At the line containing "What is the 10-dimensional", start repeating the entries exactly, and continue through the last line.

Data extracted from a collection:
====
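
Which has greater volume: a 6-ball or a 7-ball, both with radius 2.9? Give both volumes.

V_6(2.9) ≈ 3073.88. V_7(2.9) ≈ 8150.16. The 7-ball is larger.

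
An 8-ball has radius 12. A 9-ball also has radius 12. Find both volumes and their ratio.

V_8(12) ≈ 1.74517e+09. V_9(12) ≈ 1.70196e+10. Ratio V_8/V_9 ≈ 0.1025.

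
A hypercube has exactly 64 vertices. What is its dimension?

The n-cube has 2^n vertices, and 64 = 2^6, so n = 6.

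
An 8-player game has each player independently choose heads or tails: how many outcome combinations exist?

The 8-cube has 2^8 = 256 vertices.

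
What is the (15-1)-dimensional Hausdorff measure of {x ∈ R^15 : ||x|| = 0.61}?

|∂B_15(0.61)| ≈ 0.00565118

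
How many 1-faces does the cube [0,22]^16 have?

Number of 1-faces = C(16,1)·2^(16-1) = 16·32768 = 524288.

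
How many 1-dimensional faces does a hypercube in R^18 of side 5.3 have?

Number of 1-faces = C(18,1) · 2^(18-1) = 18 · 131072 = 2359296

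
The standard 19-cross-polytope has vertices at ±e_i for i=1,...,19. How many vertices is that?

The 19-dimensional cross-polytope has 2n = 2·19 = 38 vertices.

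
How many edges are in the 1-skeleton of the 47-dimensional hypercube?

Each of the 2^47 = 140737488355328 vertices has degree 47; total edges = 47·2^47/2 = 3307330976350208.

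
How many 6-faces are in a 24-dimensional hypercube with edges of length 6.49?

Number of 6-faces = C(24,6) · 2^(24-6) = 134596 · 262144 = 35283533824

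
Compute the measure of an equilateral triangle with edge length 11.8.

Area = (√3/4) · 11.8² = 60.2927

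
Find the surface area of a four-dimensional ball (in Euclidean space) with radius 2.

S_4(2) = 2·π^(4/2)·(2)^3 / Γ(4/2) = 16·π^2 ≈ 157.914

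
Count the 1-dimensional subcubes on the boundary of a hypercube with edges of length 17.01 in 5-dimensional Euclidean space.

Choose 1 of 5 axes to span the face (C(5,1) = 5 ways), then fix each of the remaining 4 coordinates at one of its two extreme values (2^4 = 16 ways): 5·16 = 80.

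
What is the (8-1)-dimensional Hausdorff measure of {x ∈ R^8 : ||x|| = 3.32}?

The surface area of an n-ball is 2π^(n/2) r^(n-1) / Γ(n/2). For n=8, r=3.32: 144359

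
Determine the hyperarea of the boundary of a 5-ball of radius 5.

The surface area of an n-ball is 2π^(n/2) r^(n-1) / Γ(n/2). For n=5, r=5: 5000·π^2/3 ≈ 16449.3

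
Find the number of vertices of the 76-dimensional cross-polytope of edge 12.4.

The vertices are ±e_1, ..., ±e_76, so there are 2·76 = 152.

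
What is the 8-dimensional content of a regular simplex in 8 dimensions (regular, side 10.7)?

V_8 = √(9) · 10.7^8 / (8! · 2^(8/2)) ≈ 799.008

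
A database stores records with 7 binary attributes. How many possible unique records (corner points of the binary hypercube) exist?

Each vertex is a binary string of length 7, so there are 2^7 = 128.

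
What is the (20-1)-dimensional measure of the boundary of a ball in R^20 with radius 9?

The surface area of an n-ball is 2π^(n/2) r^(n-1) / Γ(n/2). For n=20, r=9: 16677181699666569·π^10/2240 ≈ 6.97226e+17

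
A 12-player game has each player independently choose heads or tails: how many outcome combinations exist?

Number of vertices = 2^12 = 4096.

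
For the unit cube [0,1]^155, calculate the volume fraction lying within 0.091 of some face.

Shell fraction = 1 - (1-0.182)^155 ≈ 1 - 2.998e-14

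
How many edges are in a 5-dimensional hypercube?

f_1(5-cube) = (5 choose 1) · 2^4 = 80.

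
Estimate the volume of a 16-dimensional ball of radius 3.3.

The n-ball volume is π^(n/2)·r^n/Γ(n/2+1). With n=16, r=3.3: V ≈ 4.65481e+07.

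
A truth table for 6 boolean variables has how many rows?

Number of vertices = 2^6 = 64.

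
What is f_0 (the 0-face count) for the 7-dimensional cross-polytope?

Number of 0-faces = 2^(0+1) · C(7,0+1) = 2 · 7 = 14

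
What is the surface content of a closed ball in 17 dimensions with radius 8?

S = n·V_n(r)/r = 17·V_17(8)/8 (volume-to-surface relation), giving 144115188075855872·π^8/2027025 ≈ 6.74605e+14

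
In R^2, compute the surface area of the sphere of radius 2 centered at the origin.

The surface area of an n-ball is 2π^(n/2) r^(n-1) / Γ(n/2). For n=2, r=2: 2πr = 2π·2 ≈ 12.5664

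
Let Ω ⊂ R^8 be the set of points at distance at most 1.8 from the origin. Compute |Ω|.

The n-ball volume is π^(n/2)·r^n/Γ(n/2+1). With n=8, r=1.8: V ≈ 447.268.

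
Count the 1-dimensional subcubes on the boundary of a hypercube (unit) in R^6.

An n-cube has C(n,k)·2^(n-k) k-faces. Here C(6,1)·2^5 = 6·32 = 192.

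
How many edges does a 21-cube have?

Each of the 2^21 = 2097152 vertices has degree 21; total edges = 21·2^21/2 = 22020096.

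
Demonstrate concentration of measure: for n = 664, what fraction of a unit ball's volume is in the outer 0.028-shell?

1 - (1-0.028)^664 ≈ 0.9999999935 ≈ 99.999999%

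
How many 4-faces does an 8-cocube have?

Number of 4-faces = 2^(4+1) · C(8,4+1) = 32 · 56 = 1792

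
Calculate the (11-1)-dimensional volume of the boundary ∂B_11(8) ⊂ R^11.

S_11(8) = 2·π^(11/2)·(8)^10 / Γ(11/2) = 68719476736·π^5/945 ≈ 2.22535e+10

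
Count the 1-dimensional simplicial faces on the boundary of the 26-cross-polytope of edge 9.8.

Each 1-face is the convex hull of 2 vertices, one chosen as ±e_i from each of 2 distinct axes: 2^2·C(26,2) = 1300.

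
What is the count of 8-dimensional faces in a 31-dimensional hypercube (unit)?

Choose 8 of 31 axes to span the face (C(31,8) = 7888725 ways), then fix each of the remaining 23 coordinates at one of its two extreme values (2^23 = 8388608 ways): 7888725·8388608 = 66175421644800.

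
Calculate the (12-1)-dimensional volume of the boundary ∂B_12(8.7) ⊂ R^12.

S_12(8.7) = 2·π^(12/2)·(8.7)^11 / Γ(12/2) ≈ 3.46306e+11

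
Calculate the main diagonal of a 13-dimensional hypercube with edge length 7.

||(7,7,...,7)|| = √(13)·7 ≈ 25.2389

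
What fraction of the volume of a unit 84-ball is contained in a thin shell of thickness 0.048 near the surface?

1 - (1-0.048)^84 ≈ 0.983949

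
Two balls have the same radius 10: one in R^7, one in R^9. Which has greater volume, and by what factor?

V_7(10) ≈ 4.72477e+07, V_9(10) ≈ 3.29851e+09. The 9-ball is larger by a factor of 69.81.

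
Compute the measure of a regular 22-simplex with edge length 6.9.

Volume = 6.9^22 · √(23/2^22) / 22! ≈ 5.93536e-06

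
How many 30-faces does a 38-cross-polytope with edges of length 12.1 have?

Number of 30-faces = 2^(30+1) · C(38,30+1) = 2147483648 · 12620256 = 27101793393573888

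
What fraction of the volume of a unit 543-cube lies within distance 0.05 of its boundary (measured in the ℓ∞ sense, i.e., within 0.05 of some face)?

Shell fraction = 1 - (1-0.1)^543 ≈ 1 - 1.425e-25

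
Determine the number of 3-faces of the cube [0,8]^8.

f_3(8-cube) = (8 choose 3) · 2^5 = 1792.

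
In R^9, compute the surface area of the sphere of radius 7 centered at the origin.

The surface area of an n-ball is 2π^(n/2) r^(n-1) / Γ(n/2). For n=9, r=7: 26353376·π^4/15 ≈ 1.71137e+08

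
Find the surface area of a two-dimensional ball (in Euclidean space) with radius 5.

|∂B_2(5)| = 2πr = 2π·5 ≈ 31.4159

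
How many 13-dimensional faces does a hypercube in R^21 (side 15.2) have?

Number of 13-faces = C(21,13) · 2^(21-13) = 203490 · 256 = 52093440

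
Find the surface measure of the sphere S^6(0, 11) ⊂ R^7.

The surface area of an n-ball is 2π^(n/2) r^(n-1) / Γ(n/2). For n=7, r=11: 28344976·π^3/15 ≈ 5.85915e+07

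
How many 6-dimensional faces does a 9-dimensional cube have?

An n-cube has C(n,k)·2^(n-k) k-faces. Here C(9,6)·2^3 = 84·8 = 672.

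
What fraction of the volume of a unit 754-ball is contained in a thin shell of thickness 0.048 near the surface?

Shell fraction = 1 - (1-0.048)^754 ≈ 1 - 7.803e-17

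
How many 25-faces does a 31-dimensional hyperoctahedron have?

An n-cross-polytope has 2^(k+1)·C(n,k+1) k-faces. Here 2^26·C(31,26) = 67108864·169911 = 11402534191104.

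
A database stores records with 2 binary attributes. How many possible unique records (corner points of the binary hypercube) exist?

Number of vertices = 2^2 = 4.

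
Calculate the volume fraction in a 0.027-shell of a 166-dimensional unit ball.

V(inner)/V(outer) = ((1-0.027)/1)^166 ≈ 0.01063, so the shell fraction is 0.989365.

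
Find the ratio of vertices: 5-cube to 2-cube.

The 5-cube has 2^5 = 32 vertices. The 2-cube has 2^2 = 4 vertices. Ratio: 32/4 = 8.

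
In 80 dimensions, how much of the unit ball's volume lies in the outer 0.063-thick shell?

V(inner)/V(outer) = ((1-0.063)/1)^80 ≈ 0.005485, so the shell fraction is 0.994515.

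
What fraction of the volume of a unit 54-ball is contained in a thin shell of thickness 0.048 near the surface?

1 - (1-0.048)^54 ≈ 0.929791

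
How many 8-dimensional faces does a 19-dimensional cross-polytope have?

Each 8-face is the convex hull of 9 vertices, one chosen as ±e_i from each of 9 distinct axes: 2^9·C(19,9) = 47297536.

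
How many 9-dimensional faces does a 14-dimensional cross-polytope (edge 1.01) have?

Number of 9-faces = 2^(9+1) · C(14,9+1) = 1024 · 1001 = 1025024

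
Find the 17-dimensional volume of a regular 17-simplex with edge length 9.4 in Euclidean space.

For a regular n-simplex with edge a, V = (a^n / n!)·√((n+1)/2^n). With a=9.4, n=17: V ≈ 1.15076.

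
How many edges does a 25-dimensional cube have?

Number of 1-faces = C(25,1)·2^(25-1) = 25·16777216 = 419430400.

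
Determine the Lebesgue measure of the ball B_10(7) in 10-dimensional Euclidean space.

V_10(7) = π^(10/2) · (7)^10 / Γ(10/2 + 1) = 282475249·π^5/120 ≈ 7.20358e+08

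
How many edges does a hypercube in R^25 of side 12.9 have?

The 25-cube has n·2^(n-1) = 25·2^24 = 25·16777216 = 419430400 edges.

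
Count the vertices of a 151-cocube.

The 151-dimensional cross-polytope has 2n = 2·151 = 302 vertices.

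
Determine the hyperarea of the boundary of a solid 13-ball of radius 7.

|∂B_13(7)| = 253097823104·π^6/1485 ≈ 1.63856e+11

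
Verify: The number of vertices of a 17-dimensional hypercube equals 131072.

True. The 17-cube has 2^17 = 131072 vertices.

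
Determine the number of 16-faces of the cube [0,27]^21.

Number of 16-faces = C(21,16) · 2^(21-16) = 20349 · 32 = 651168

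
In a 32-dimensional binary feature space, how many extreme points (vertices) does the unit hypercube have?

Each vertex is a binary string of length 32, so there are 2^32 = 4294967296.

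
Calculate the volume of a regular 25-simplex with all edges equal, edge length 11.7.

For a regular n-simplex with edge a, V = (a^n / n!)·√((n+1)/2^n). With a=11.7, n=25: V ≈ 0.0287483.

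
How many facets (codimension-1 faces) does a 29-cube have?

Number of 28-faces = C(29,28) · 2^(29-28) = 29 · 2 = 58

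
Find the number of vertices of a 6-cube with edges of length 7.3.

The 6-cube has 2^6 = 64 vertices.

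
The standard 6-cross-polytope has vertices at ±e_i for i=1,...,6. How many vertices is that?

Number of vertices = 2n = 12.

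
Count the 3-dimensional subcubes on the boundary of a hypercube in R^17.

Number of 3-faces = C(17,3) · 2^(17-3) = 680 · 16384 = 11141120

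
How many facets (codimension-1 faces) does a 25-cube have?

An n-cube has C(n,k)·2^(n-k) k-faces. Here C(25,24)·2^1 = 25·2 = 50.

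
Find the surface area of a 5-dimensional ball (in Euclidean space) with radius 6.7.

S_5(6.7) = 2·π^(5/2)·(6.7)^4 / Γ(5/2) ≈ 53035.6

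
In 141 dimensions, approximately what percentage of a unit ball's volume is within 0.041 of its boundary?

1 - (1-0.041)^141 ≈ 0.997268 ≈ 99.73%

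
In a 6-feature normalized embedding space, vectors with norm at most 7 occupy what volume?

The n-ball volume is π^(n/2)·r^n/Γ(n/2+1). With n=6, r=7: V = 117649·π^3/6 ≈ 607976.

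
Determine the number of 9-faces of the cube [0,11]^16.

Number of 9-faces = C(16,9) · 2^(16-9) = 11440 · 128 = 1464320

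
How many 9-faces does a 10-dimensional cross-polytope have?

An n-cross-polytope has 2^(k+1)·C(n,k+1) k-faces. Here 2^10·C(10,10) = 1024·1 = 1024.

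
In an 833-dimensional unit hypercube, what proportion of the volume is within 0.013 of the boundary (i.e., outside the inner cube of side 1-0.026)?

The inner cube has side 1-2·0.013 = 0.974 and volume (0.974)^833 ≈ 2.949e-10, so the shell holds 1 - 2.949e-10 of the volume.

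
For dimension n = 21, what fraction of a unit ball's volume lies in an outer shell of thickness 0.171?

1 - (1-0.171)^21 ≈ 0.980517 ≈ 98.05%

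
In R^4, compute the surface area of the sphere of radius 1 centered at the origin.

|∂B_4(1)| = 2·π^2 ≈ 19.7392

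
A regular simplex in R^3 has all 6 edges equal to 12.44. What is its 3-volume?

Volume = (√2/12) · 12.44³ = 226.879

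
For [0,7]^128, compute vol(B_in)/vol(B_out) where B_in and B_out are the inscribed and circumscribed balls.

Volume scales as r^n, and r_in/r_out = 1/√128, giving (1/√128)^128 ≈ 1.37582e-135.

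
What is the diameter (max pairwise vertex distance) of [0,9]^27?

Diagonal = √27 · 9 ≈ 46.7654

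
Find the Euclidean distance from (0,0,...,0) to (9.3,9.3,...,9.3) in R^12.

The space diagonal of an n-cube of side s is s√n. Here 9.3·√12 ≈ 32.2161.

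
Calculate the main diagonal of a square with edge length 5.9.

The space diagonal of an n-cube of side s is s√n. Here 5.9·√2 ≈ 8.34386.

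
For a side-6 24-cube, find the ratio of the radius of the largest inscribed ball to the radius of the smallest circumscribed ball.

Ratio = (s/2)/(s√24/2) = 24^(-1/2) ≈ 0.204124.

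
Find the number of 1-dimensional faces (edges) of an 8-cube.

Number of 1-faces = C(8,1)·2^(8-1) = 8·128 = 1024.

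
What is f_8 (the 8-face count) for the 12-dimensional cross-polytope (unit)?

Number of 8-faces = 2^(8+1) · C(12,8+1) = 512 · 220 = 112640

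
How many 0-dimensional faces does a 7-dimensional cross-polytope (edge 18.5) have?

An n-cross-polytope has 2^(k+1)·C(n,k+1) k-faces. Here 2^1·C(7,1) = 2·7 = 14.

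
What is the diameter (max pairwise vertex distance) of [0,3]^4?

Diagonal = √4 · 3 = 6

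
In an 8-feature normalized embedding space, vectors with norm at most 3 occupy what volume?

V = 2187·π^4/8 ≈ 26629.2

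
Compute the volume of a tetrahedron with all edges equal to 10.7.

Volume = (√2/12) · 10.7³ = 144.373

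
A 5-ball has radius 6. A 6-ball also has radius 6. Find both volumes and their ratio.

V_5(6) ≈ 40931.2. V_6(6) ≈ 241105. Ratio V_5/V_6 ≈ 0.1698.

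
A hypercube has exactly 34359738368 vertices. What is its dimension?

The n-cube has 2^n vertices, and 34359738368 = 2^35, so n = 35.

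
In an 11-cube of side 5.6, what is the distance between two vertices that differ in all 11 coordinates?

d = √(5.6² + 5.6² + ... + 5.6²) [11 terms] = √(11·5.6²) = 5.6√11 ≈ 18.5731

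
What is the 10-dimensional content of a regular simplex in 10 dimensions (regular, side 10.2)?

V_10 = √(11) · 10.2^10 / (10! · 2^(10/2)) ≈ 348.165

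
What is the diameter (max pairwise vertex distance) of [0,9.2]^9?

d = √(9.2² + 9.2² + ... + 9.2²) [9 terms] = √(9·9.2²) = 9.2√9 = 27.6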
====
» **ANSWER TO THIS PROBLEM**
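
What is the 10-dimensional content of a regular simplex in 10 dimensions (regular, side 10.2)?

V_10 = √(11) · 10.2^10 / (10! · 2^(10/2)) ≈ 348.165

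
What is the diameter (max pairwise vertex distance) of [0,9.2]^9?

d = √(9.2² + 9.2² + ... + 9.2²) [9 terms] = √(9·9.2²) = 9.2√9 = 27.6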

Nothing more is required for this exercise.